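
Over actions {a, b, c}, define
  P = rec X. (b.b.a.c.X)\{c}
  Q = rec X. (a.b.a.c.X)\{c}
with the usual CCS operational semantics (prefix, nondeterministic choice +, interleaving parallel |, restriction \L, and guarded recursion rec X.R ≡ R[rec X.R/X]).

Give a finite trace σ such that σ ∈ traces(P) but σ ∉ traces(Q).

Reachable graph of P (4 states):
  p0 = rec X. (b.b.a.c.X)\{c} → -b-> p1
  p1 = (b.a.c.(rec X. (b.b.a.c.X)\{c}))\{c} → -b-> p2
  p2 = (a.c.(rec X. (b.b.a.c.X)\{c}))\{c} → -a-> p3
  p3 = (c.(rec X. (b.b.a.c.X)\{c}))\{c} → stopped
Reachable graph of Q (4 states):
  q0 = rec X. (a.b.a.c.X)\{c} → -a-> q1
  q1 = (b.a.c.(rec X. (a.b.a.c.X)\{c}))\{c} → -b-> q2
  q2 = (a.c.(rec X. (a.b.a.c.X)\{c}))\{c} → -a-> q3
  q3 = (c.(rec X. (a.b.a.c.X)\{c}))\{c} → stopped
Run σ = ⟨b⟩ on P: start {p0}
  step 1 (b): {p1}
  — P admits the full trace.
Run σ = ⟨b⟩ on Q: start {q0}
  step 1 (b): ∅ (Q stuck)

b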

◇ ◇ ◇ ◇ ◇ ◇ ◇

TASK OBJECTIVE >>
Retype each record. Keep every character as it is.

RESULT OF THE TASK >>
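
Over actions {a, b, c}, define
  P = rec X. (b.b.a.c.X)\{c}
  Q = rec X. (a.b.a.c.X)\{c}
with the usual CCS operational semantics (prefix, nondeterministic choice +, interleaving parallel |, restriction \L, and guarded recursion rec X.R ≡ R[rec X.R/X]).

Give a finite trace σ such that σ ∈ traces(P) but σ ∉ traces(Q).

Reachable graph of P (4 states):
  p0 = rec X. (b.b.a.c.X)\{c} → -b-> p1
  p1 = (b.a.c.(rec X. (b.b.a.c.X)\{c}))\{c} → -b-> p2
  p2 = (a.c.(rec X. (b.b.a.c.X)\{c}))\{c} → -a-> p3
  p3 = (c.(rec X. (b.b.a.c.X)\{c}))\{c} → stopped
Reachable graph of Q (4 states):
  q0 = rec X. (a.b.a.c.X)\{c} → -a-> q1
  q1 = (b.a.c.(rec X. (a.b.a.c.X)\{c}))\{c} → -b-> q2
  q2 = (a.c.(rec X. (a.b.a.c.X)\{c}))\{c} → -a-> q3
  q3 = (c.(rec X. (a.b.a.c.X)\{c}))\{c} → stopped
Run σ = ⟨b⟩ on P: start {p0}
  step 1 (b): {p1}
  — P admits the full trace.
Run σ = ⟨b⟩ on Q: start {q0}
  step 1 (b): ∅ (Q stuck)

b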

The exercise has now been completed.